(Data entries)
[Start of section]
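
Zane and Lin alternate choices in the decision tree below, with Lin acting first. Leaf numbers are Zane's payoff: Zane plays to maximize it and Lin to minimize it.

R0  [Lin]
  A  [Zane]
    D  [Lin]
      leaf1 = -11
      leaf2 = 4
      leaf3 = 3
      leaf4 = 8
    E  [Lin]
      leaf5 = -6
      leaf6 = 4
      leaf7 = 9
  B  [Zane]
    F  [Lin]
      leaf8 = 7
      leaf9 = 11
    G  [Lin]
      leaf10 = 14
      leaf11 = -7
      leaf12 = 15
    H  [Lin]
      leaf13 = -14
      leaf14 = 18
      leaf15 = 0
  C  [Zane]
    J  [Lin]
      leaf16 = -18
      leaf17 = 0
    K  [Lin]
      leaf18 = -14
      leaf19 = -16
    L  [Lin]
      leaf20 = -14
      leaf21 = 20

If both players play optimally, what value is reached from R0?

D (Lin): min(-11, 4, 3, 8) = -11
E (Lin): min(-6, 4, 9) = -6
A (Zane): max(-11, -6) = -6
F (Lin): min(7, 11) = 7
G (Lin): min(14, -7, 15) = -7
H (Lin): min(-14, 18, 0) = -14
B (Zane): max(7, -7, -14) = 7
J (Lin): min(-18, 0) = -18
K (Lin): min(-14, -16) = -16
L (Lin): min(-14, 20) = -14
C (Zane): max(-18, -16, -14) = -14
R0 (Lin): min(-6, 7, -14) = -14

-14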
[End of section]
### TASK INSTRUCTIONS
The whole block of data above should be printed again verbatim.

### RESULT
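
Zane and Lin alternate choices in the decision tree below, with Lin acting first. Leaf numbers are Zane's payoff: Zane plays to maximize it and Lin to minimize it.

R0  [Lin]
  A  [Zane]
    D  [Lin]
      leaf1 = -11
      leaf2 = 4
      leaf3 = 3
      leaf4 = 8
    E  [Lin]
      leaf5 = -6
      leaf6 = 4
      leaf7 = 9
  B  [Zane]
    F  [Lin]
      leaf8 = 7
      leaf9 = 11
    G  [Lin]
      leaf10 = 14
      leaf11 = -7
      leaf12 = 15
    H  [Lin]
      leaf13 = -14
      leaf14 = 18
      leaf15 = 0
  C  [Zane]
    J  [Lin]
      leaf16 = -18
      leaf17 = 0
    K  [Lin]
      leaf18 = -14
      leaf19 = -16
    L  [Lin]
      leaf20 = -14
      leaf21 = 20

If both players play optimally, what value is reached from R0?

D (Lin): min(-11, 4, 3, 8) = -11
E (Lin): min(-6, 4, 9) = -6
A (Zane): max(-11, -6) = -6
F (Lin): min(7, 11) = 7
G (Lin): min(14, -7, 15) = -7
H (Lin): min(-14, 18, 0) = -14
B (Zane): max(7, -7, -14) = 7
J (Lin): min(-18, 0) = -18
K (Lin): min(-14, -16) = -16
L (Lin): min(-14, 20) = -14
C (Zane): max(-18, -16, -14) = -14
R0 (Lin): min(-6, 7, -14) = -14

-14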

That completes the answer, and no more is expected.